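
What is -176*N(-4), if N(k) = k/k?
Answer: -176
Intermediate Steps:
N(k) = 1
-176*N(-4) = -176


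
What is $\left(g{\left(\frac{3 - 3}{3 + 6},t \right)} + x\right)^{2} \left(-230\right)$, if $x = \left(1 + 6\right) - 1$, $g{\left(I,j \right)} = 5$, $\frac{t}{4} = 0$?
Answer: $-27830$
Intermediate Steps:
$t = 0$ ($t = 4 \cdot 0 = 0$)
$x = 6$ ($x = 7 - 1 = 6$)
$\left(g{\left(\frac{3 - 3}{3 + 6},t \right)} + x\right)^{2} \left(-230\right) = \left(5 + 6\right)^{2} \left(-230\right) = 11^{2} \left(-230\right) = 121 \left(-230\right) = -27830$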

* [Work item]:
With the line that contains "if $x = \left(1" as the first and the final line of the data as the last, repeat every line in that span exactly.

* [Solution to this problem]:
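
What is $\left(g{\left(\frac{3 - 3}{3 + 6},t \right)} + x\right)^{2} \left(-230\right)$, if $x = \left(1 + 6\right) - 1$, $g{\left(I,j \right)} = 5$, $\frac{t}{4} = 0$?
Answer: $-27830$
Intermediate Steps:
$t = 0$ ($t = 4 \cdot 0 = 0$)
$x = 6$ ($x = 7 - 1 = 6$)
$\left(g{\left(\frac{3 - 3}{3 + 6},t \right)} + x\right)^{2} \left(-230\right) = \left(5 + 6\right)^{2} \left(-230\right) = 11^{2} \left(-230\right) = 121 \left(-230\right) = -27830$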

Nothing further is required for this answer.